#### [Task item]
The data beneath this task has to be reprinted character for character.

Dataset entries:
--- START ---

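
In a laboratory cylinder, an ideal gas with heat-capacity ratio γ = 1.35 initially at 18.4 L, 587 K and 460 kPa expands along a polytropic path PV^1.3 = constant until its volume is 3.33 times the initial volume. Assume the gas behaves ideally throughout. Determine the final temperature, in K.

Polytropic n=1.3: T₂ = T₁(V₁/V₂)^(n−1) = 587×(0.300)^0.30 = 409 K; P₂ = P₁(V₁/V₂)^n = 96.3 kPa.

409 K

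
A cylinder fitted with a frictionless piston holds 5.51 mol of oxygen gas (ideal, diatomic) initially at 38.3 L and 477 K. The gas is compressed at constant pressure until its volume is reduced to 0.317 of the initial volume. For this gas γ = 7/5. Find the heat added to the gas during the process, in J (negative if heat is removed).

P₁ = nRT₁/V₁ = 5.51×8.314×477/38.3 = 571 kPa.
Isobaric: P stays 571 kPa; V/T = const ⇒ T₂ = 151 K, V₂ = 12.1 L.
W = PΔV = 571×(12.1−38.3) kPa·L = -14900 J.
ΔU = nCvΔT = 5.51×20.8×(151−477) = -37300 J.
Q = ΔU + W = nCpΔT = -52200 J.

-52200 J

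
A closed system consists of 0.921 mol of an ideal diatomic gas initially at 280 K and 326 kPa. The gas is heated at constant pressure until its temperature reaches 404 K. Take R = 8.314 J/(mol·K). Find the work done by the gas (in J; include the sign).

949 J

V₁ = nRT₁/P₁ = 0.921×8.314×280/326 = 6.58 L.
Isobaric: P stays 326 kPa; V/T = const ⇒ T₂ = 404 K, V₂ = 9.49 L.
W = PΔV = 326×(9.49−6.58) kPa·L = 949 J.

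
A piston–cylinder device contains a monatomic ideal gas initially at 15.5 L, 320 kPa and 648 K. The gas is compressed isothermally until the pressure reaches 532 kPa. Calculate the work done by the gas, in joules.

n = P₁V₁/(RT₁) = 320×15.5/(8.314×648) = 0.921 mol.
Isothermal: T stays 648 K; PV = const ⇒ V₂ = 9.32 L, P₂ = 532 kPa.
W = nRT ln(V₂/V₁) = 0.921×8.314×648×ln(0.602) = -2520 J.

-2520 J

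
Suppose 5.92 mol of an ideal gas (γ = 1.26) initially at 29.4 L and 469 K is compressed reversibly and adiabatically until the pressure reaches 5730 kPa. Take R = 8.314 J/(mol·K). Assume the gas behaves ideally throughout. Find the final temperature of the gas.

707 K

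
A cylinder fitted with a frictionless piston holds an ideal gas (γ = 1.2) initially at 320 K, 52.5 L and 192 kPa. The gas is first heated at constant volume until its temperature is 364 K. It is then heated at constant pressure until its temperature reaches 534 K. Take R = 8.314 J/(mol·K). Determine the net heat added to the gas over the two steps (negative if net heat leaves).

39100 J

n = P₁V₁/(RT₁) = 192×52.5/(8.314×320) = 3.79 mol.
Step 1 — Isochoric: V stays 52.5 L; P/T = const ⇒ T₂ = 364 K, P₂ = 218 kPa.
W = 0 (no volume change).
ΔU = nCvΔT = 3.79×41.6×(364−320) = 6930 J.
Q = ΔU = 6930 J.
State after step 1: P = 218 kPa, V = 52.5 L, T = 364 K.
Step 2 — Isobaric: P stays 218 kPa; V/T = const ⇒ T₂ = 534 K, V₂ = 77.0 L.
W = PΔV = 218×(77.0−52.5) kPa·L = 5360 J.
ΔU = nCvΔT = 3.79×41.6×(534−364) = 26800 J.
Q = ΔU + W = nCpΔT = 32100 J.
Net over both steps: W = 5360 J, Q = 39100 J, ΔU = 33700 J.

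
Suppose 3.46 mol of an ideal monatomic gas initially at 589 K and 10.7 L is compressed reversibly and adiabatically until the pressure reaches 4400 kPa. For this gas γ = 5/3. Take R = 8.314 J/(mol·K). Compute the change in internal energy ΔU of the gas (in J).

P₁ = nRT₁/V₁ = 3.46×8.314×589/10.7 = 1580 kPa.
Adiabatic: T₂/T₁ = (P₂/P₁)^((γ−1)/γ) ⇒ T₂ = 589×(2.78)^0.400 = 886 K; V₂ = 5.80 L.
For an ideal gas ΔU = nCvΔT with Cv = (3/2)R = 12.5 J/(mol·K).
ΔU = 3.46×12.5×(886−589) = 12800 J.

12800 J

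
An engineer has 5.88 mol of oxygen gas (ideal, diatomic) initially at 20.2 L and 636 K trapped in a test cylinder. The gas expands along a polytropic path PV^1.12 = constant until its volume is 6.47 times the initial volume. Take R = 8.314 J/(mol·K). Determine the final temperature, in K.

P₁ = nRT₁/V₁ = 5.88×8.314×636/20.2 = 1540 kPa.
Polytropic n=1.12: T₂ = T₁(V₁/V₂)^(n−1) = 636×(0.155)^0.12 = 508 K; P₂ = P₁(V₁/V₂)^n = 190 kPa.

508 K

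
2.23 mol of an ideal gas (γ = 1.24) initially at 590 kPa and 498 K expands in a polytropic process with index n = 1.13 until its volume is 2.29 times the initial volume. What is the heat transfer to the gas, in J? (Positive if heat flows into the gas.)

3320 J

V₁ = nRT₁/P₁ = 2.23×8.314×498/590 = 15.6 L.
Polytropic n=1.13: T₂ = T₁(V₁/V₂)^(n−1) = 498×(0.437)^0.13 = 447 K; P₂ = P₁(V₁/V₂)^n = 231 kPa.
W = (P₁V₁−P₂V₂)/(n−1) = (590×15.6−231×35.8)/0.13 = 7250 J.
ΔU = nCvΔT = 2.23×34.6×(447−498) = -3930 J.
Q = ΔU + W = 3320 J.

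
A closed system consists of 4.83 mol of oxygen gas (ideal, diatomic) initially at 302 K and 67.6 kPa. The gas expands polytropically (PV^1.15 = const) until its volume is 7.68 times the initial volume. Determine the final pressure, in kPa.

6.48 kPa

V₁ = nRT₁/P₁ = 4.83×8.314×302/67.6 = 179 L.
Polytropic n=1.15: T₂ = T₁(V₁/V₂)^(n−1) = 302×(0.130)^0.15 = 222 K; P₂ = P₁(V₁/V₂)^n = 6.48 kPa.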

--- END ---

#### [Worked solution]
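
In a laboratory cylinder, an ideal gas with heat-capacity ratio γ = 1.35 initially at 18.4 L, 587 K and 460 kPa expands along a polytropic path PV^1.3 = constant until its volume is 3.33 times the initial volume. Assume the gas behaves ideally throughout. Determine the final temperature, in K.

Polytropic n=1.3: T₂ = T₁(V₁/V₂)^(n−1) = 587×(0.300)^0.30 = 409 K; P₂ = P₁(V₁/V₂)^n = 96.3 kPa.

409 K

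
A cylinder fitted with a frictionless piston holds 5.51 mol of oxygen gas (ideal, diatomic) initially at 38.3 L and 477 K. The gas is compressed at constant pressure until its volume is reduced to 0.317 of the initial volume. For this gas γ = 7/5. Find the heat added to the gas during the process, in J (negative if heat is removed).

P₁ = nRT₁/V₁ = 5.51×8.314×477/38.3 = 571 kPa.
Isobaric: P stays 571 kPa; V/T = const ⇒ T₂ = 151 K, V₂ = 12.1 L.
W = PΔV = 571×(12.1−38.3) kPa·L = -14900 J.
ΔU = nCvΔT = 5.51×20.8×(151−477) = -37300 J.
Q = ΔU + W = nCpΔT = -52200 J.

-52200 J

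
A closed system consists of 0.921 mol of an ideal diatomic gas initially at 280 K and 326 kPa. The gas is heated at constant pressure until its temperature reaches 404 K. Take R = 8.314 J/(mol·K). Find the work done by the gas (in J; include the sign).

949 J

V₁ = nRT₁/P₁ = 0.921×8.314×280/326 = 6.58 L.
Isobaric: P stays 326 kPa; V/T = const ⇒ T₂ = 404 K, V₂ = 9.49 L.
W = PΔV = 326×(9.49−6.58) kPa·L = 949 J.

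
A piston–cylinder device contains a monatomic ideal gas initially at 15.5 L, 320 kPa and 648 K. The gas is compressed isothermally until the pressure reaches 532 kPa. Calculate the work done by the gas, in joules.

n = P₁V₁/(RT₁) = 320×15.5/(8.314×648) = 0.921 mol.
Isothermal: T stays 648 K; PV = const ⇒ V₂ = 9.32 L, P₂ = 532 kPa.
W = nRT ln(V₂/V₁) = 0.921×8.314×648×ln(0.602) = -2520 J.

-2520 J

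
Suppose 5.92 mol of an ideal gas (γ = 1.26) initially at 29.4 L and 469 K is compressed reversibly and adiabatically until the pressure reaches 5730 kPa. Take R = 8.314 J/(mol·K). Assume the gas behaves ideally throughout. Find the final temperature of the gas.

707 K

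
A cylinder fitted with a frictionless piston holds an ideal gas (γ = 1.2) initially at 320 K, 52.5 L and 192 kPa. The gas is first heated at constant volume until its temperature is 364 K. It is then heated at constant pressure until its temperature reaches 534 K. Take R = 8.314 J/(mol·K). Determine the net heat added to the gas over the two steps (negative if net heat leaves).

39100 J

n = P₁V₁/(RT₁) = 192×52.5/(8.314×320) = 3.79 mol.
Step 1 — Isochoric: V stays 52.5 L; P/T = const ⇒ T₂ = 364 K, P₂ = 218 kPa.
W = 0 (no volume change).
ΔU = nCvΔT = 3.79×41.6×(364−320) = 6930 J.
Q = ΔU = 6930 J.
State after step 1: P = 218 kPa, V = 52.5 L, T = 364 K.
Step 2 — Isobaric: P stays 218 kPa; V/T = const ⇒ T₂ = 534 K, V₂ = 77.0 L.
W = PΔV = 218×(77.0−52.5) kPa·L = 5360 J.
ΔU = nCvΔT = 3.79×41.6×(534−364) = 26800 J.
Q = ΔU + W = nCpΔT = 32100 J.
Net over both steps: W = 5360 J, Q = 39100 J, ΔU = 33700 J.

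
Suppose 3.46 mol of an ideal monatomic gas initially at 589 K and 10.7 L is compressed reversibly and adiabatically until the pressure reaches 4400 kPa. For this gas γ = 5/3. Take R = 8.314 J/(mol·K). Compute the change in internal energy ΔU of the gas (in J).

P₁ = nRT₁/V₁ = 3.46×8.314×589/10.7 = 1580 kPa.
Adiabatic: T₂/T₁ = (P₂/P₁)^((γ−1)/γ) ⇒ T₂ = 589×(2.78)^0.400 = 886 K; V₂ = 5.80 L.
For an ideal gas ΔU = nCvΔT with Cv = (3/2)R = 12.5 J/(mol·K).
ΔU = 3.46×12.5×(886−589) = 12800 J.

12800 J

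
An engineer has 5.88 mol of oxygen gas (ideal, diatomic) initially at 20.2 L and 636 K trapped in a test cylinder. The gas expands along a polytropic path PV^1.12 = constant until its volume is 6.47 times the initial volume. Take R = 8.314 J/(mol·K). Determine the final temperature, in K.

P₁ = nRT₁/V₁ = 5.88×8.314×636/20.2 = 1540 kPa.
Polytropic n=1.12: T₂ = T₁(V₁/V₂)^(n−1) = 636×(0.155)^0.12 = 508 K; P₂ = P₁(V₁/V₂)^n = 190 kPa.

508 K

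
2.23 mol of an ideal gas (γ = 1.24) initially at 590 kPa and 498 K expands in a polytropic process with index n = 1.13 until its volume is 2.29 times the initial volume. What is the heat transfer to the gas, in J? (Positive if heat flows into the gas.)

3320 J

V₁ = nRT₁/P₁ = 2.23×8.314×498/590 = 15.6 L.
Polytropic n=1.13: T₂ = T₁(V₁/V₂)^(n−1) = 498×(0.437)^0.13 = 447 K; P₂ = P₁(V₁/V₂)^n = 231 kPa.
W = (P₁V₁−P₂V₂)/(n−1) = (590×15.6−231×35.8)/0.13 = 7250 J.
ΔU = nCvΔT = 2.23×34.6×(447−498) = -3930 J.
Q = ΔU + W = 3320 J.

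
A closed system consists of 4.83 mol of oxygen gas (ideal, diatomic) initially at 302 K and 67.6 kPa. The gas expands polytropically (PV^1.15 = const) until its volume is 7.68 times the initial volume. Determine the final pressure, in kPa.

6.48 kPa

V₁ = nRT₁/P₁ = 4.83×8.314×302/67.6 = 179 L.
Polytropic n=1.15: T₂ = T₁(V₁/V₂)^(n−1) = 302×(0.130)^0.15 = 222 K; P₂ = P₁(V₁/V₂)^n = 6.48 kPa.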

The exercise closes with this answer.